ACTIVITY
Would you write out all of the data exactly as it appears below?

━━━━━━━━━━━━━━━━

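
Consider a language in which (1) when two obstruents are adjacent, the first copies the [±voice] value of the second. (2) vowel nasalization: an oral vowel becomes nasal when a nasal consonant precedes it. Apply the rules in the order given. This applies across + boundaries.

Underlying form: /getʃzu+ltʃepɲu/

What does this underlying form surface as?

Rule 1: /tʃ/ before /z/ (voiced) → [dʒ]
After rule 1: gedʒzu+ltʃepɲu
Rule 2: /u/ after nasal /ɲ/ → [ũ]

[gedʒzu+ltʃepɲũ]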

━━━━━━━━━━━━━━━━

PROBLEM SOLUTION
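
Consider a language in which (1) when two obstruents are adjacent, the first copies the [±voice] value of the second. (2) vowel nasalization: an oral vowel becomes nasal when a nasal consonant precedes it. Apply the rules in the order given. This applies across + boundaries.

Underlying form: /getʃzu+ltʃepɲu/

What does this underlying form surface as?

Rule 1: /tʃ/ before /z/ (voiced) → [dʒ]
After rule 1: gedʒzu+ltʃepɲu
Rule 2: /u/ after nasal /ɲ/ → [ũ]

[gedʒzu+ltʃepɲũ]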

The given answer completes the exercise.